# PROBLEM TO SOLVE
Reply with one number, the count of lines below that contain the string "Rational".

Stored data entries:
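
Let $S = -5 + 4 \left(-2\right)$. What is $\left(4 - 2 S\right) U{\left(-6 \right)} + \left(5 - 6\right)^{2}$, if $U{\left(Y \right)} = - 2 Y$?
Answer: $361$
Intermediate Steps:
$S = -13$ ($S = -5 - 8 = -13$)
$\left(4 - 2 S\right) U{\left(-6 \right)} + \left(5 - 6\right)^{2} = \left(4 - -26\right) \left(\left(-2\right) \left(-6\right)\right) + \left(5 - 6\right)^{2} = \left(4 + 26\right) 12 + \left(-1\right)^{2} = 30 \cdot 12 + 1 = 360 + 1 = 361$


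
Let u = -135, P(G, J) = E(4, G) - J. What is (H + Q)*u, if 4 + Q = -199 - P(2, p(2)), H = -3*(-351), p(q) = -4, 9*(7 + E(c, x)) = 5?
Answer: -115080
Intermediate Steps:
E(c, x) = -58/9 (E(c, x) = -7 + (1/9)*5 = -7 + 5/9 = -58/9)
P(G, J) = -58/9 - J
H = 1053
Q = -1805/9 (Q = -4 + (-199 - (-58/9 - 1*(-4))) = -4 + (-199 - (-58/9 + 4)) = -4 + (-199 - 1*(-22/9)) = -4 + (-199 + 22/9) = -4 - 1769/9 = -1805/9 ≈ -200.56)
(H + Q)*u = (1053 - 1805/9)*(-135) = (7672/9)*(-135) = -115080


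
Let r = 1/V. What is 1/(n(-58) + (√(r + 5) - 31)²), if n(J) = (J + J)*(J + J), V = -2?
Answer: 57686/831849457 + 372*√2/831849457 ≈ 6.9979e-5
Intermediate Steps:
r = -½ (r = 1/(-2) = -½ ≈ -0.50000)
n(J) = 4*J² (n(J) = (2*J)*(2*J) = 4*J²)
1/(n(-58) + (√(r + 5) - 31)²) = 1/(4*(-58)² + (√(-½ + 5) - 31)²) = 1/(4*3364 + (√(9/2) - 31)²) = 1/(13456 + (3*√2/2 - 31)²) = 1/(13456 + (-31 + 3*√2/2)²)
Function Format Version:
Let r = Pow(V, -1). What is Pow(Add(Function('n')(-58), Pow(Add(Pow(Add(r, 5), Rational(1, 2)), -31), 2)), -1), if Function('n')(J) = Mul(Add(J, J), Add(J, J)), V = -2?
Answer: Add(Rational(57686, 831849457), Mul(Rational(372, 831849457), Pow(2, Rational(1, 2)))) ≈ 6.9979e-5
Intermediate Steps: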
--
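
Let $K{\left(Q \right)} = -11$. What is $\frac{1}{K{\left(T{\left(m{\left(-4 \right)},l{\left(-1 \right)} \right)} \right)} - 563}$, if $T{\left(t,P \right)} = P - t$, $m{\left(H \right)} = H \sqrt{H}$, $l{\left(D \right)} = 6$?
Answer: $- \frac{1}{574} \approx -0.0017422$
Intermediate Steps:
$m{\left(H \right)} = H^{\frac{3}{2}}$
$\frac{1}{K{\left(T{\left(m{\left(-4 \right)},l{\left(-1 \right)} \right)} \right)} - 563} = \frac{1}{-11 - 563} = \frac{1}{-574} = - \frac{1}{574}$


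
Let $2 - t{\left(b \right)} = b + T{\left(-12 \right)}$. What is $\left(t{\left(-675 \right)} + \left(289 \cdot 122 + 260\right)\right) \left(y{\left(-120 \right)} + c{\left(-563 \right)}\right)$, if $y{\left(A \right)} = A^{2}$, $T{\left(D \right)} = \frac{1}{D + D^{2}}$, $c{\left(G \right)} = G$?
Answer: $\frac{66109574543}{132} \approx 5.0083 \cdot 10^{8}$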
---
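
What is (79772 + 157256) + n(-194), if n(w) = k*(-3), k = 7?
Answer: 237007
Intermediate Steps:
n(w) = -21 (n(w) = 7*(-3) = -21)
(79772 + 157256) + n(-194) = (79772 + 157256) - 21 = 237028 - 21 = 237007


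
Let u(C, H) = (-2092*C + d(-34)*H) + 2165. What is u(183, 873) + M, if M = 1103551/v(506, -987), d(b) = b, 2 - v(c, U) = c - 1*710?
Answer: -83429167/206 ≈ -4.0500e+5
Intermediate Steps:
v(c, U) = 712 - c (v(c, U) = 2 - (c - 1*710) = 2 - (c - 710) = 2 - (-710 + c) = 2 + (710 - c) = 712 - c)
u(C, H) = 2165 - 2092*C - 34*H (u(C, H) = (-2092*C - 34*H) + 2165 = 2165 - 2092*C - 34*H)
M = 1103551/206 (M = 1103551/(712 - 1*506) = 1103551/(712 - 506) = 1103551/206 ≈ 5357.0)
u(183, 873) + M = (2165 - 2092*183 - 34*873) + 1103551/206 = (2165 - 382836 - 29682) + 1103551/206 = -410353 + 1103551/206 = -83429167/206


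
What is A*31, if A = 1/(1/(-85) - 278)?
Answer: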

# ANSWER FOR THE TASK
2